◆ What the task asks:
Could you write the entries out again, exactly as they appear?

==== Data in this exercise ====

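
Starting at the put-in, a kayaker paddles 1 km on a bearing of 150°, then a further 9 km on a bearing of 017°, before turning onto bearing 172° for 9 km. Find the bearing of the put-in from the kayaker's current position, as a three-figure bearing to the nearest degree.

Leg 1 (150°, 1 km): east 1 sin 150° = 0.50, north 1 cos 150° = -0.87
Leg 2 (017°, 9 km): east 9 sin 17° = 2.63, north 9 cos 17° = 8.61
Leg 3 (172°, 9 km): east 9 sin 172° = 1.25, north 9 cos 172° = -8.91
Net displacement: 4.38 east, -1.17 north. Direction back to start is (-4.38, 1.17): bearing = atan2(-4.38, 1.17) mod 360° = 284.96° ≈ 285°.

285°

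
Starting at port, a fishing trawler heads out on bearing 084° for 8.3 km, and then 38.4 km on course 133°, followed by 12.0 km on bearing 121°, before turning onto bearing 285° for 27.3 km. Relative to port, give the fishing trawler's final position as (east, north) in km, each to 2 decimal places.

Leg 1 (084°, 8.3 km): east 8.3 sin 84° = 8.25, north 8.3 cos 84° = 0.87
Leg 2 (133°, 38.4 km): east 38.4 sin 133° = 28.08, north 38.4 cos 133° = -26.19
Leg 3 (121°, 12.0 km): east 12.0 sin 121° = 10.29, north 12.0 cos 121° = -6.18
Leg 4 (285°, 27.3 km): east 27.3 sin 285° = -26.37, north 27.3 cos 285° = 7.07
Summing: 20.25 km east, -24.44 km north → (20.25, -24.44).

(20.25, -24.44)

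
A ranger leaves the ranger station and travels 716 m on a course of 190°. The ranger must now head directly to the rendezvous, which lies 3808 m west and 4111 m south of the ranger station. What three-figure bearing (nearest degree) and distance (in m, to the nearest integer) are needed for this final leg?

227°, 5017 m

Leg 1 (190°, 716 m): east 716 sin 190° = -124.33, north 716 cos 190° = -705.12
Current position: (-124.33, -705.12). Target: (-3808, -4111). Remaining: Δeast = -3683.67, Δnorth = -3405.88.
Bearing = atan2(-3683.67, -3405.88) mod 360° = 227.24°; distance = √((-3683.67)² + (-3405.88)²) = 5016.913 m.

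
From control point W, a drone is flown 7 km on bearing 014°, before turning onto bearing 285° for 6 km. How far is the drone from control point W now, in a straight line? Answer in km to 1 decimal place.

9.3 km

Leg 1 (014°, 7 km): east 7 sin 14° = 1.69, north 7 cos 14° = 6.79
Leg 2 (285°, 6 km): east 6 sin 285° = -5.80, north 6 cos 285° = 1.55
Net: -4.10 east, 8.34 north. Distance = √((-4.10)² + (8.34)²) = 9.299 km.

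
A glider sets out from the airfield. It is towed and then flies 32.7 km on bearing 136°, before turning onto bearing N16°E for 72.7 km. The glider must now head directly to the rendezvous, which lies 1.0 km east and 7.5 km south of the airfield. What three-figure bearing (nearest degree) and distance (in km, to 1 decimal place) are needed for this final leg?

218°, 68.2 km

Leg 1 (136°, 32.7 km): east 32.7 sin 136° = 22.72, north 32.7 cos 136° = -23.52
Leg 2 (N16°E, 72.7 km): east 72.7 sin 16° = 20.04, north 72.7 cos 16° = 69.88
Current position: (42.75, 46.36). Target: (1.0, -7.5). Remaining: Δeast = -41.75, Δnorth = -53.86.
Bearing = atan2(-41.75, -53.86) mod 360° = 217.78°; distance = √((-41.75)² + (-53.86)²) = 68.150 km.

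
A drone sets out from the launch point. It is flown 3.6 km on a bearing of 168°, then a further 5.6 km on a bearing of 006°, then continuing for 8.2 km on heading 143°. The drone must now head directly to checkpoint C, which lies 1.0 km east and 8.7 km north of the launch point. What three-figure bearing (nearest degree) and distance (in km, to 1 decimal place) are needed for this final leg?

338°, 14.2 km

Leg 1 (168°, 3.6 km): east 3.6 sin 168° = 0.75, north 3.6 cos 168° = -3.52
Leg 2 (006°, 5.6 km): east 5.6 sin 6° = 0.59, north 5.6 cos 6° = 5.57
Leg 3 (143°, 8.2 km): east 8.2 sin 143° = 4.93, north 8.2 cos 143° = -6.55
Current position: (6.27, -4.50). Target: (1.0, 8.7). Remaining: Δeast = -5.27, Δnorth = 13.20.
Bearing = atan2(-5.27, 13.20) mod 360° = 338.24°; distance = √((-5.27)² + (13.20)²) = 14.213 km.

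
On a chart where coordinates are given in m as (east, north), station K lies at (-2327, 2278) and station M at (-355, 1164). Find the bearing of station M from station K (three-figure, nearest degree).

Δeast = -355 − -2327 = 1972.00; Δnorth = 1164 − 2278 = -1114.00.
Bearing = atan2(Δeast, Δnorth) mod 360° = 119.46° ≈ 119°.

119°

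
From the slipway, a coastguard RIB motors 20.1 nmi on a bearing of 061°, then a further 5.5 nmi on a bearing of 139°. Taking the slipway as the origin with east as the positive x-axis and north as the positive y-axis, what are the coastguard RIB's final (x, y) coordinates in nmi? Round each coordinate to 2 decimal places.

Leg 1 (061°, 20.1 nmi): east 20.1 sin 61° = 17.58, north 20.1 cos 61° = 9.74
Leg 2 (139°, 5.5 nmi): east 5.5 sin 139° = 3.61, north 5.5 cos 139° = -4.15
Summing: 21.19 nmi east, 5.59 nmi north → (21.19, 5.59).

(21.19, 5.59)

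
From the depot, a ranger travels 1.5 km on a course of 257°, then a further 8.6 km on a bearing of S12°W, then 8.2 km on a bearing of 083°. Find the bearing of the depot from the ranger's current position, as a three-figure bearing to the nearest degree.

328°

Leg 1 (257°, 1.5 km): east 1.5 sin 257° = -1.46, north 1.5 cos 257° = -0.34
Leg 2 (S12°W, 8.6 km): east 8.6 sin 192° = -1.79, north 8.6 cos 192° = -8.41
Leg 3 (083°, 8.2 km): east 8.2 sin 83° = 8.14, north 8.2 cos 83° = 1.00
Net displacement: 4.89 east, -7.75 north. Direction back to start is (-4.89, 7.75): bearing = atan2(-4.89, 7.75) mod 360° = 327.75° ≈ 328°.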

====

◆ Output:
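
Starting at the put-in, a kayaker paddles 1 km on a bearing of 150°, then a further 9 km on a bearing of 017°, before turning onto bearing 172° for 9 km. Find the bearing of the put-in from the kayaker's current position, as a three-figure bearing to the nearest degree.

Leg 1 (150°, 1 km): east 1 sin 150° = 0.50, north 1 cos 150° = -0.87
Leg 2 (017°, 9 km): east 9 sin 17° = 2.63, north 9 cos 17° = 8.61
Leg 3 (172°, 9 km): east 9 sin 172° = 1.25, north 9 cos 172° = -8.91
Net displacement: 4.38 east, -1.17 north. Direction back to start is (-4.38, 1.17): bearing = atan2(-4.38, 1.17) mod 360° = 284.96° ≈ 285°.

285°

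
Starting at port, a fishing trawler heads out on bearing 084° for 8.3 km, and then 38.4 km on course 133°, followed by 12.0 km on bearing 121°, before turning onto bearing 285° for 27.3 km. Relative to port, give the fishing trawler's final position as (east, north) in km, each to 2 decimal places.

Leg 1 (084°, 8.3 km): east 8.3 sin 84° = 8.25, north 8.3 cos 84° = 0.87
Leg 2 (133°, 38.4 km): east 38.4 sin 133° = 28.08, north 38.4 cos 133° = -26.19
Leg 3 (121°, 12.0 km): east 12.0 sin 121° = 10.29, north 12.0 cos 121° = -6.18
Leg 4 (285°, 27.3 km): east 27.3 sin 285° = -26.37, north 27.3 cos 285° = 7.07
Summing: 20.25 km east, -24.44 km north → (20.25, -24.44).

(20.25, -24.44)

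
A ranger leaves the ranger station and travels 716 m on a course of 190°. The ranger must now head directly to the rendezvous, which lies 3808 m west and 4111 m south of the ranger station. What three-figure bearing (nearest degree) and distance (in m, to the nearest integer) are needed for this final leg?

227°, 5017 m

Leg 1 (190°, 716 m): east 716 sin 190° = -124.33, north 716 cos 190° = -705.12
Current position: (-124.33, -705.12). Target: (-3808, -4111). Remaining: Δeast = -3683.67, Δnorth = -3405.88.
Bearing = atan2(-3683.67, -3405.88) mod 360° = 227.24°; distance = √((-3683.67)² + (-3405.88)²) = 5016.913 m.

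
From control point W, a drone is flown 7 km on bearing 014°, before turning onto bearing 285° for 6 km. How far is the drone from control point W now, in a straight line? Answer in km to 1 decimal place.

9.3 km

Leg 1 (014°, 7 km): east 7 sin 14° = 1.69, north 7 cos 14° = 6.79
Leg 2 (285°, 6 km): east 6 sin 285° = -5.80, north 6 cos 285° = 1.55
Net: -4.10 east, 8.34 north. Distance = √((-4.10)² + (8.34)²) = 9.299 km.

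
A glider sets out from the airfield. It is towed and then flies 32.7 km on bearing 136°, before turning onto bearing N16°E for 72.7 km. The glider must now head directly to the rendezvous, which lies 1.0 km east and 7.5 km south of the airfield. What three-figure bearing (nearest degree) and distance (in km, to 1 decimal place) are needed for this final leg?

218°, 68.2 km

Leg 1 (136°, 32.7 km): east 32.7 sin 136° = 22.72, north 32.7 cos 136° = -23.52
Leg 2 (N16°E, 72.7 km): east 72.7 sin 16° = 20.04, north 72.7 cos 16° = 69.88
Current position: (42.75, 46.36). Target: (1.0, -7.5). Remaining: Δeast = -41.75, Δnorth = -53.86.
Bearing = atan2(-41.75, -53.86) mod 360° = 217.78°; distance = √((-41.75)² + (-53.86)²) = 68.150 km.

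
A drone sets out from the launch point. It is flown 3.6 km on a bearing of 168°, then a further 5.6 km on a bearing of 006°, then continuing for 8.2 km on heading 143°. The drone must now head directly to checkpoint C, which lies 1.0 km east and 8.7 km north of the launch point. What three-figure bearing (nearest degree) and distance (in km, to 1 decimal place) are needed for this final leg?

338°, 14.2 km

Leg 1 (168°, 3.6 km): east 3.6 sin 168° = 0.75, north 3.6 cos 168° = -3.52
Leg 2 (006°, 5.6 km): east 5.6 sin 6° = 0.59, north 5.6 cos 6° = 5.57
Leg 3 (143°, 8.2 km): east 8.2 sin 143° = 4.93, north 8.2 cos 143° = -6.55
Current position: (6.27, -4.50). Target: (1.0, 8.7). Remaining: Δeast = -5.27, Δnorth = 13.20.
Bearing = atan2(-5.27, 13.20) mod 360° = 338.24°; distance = √((-5.27)² + (13.20)²) = 14.213 km.

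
On a chart where coordinates are given in m as (east, north), station K lies at (-2327, 2278) and station M at (-355, 1164). Find the bearing of station M from station K (three-figure, nearest degree).

Δeast = -355 − -2327 = 1972.00; Δnorth = 1164 − 2278 = -1114.00.
Bearing = atan2(Δeast, Δnorth) mod 360° = 119.46° ≈ 119°.

119°

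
From the slipway, a coastguard RIB motors 20.1 nmi on a bearing of 061°, then a further 5.5 nmi on a bearing of 139°. Taking the slipway as the origin with east as the positive x-axis and north as the positive y-axis, what are the coastguard RIB's final (x, y) coordinates in nmi? Round each coordinate to 2 decimal places.

Leg 1 (061°, 20.1 nmi): east 20.1 sin 61° = 17.58, north 20.1 cos 61° = 9.74
Leg 2 (139°, 5.5 nmi): east 5.5 sin 139° = 3.61, north 5.5 cos 139° = -4.15
Summing: 21.19 nmi east, 5.59 nmi north → (21.19, 5.59).

(21.19, 5.59)

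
From the depot, a ranger travels 1.5 km on a course of 257°, then a further 8.6 km on a bearing of S12°W, then 8.2 km on a bearing of 083°. Find the bearing of the depot from the ranger's current position, as a three-figure bearing to the nearest degree.

328°

Leg 1 (257°, 1.5 km): east 1.5 sin 257° = -1.46, north 1.5 cos 257° = -0.34
Leg 2 (S12°W, 8.6 km): east 8.6 sin 192° = -1.79, north 8.6 cos 192° = -8.41
Leg 3 (083°, 8.2 km): east 8.2 sin 83° = 8.14, north 8.2 cos 83° = 1.00
Net displacement: 4.89 east, -7.75 north. Direction back to start is (-4.89, 7.75): bearing = atan2(-4.89, 7.75) mod 360° = 327.75° ≈ 328°.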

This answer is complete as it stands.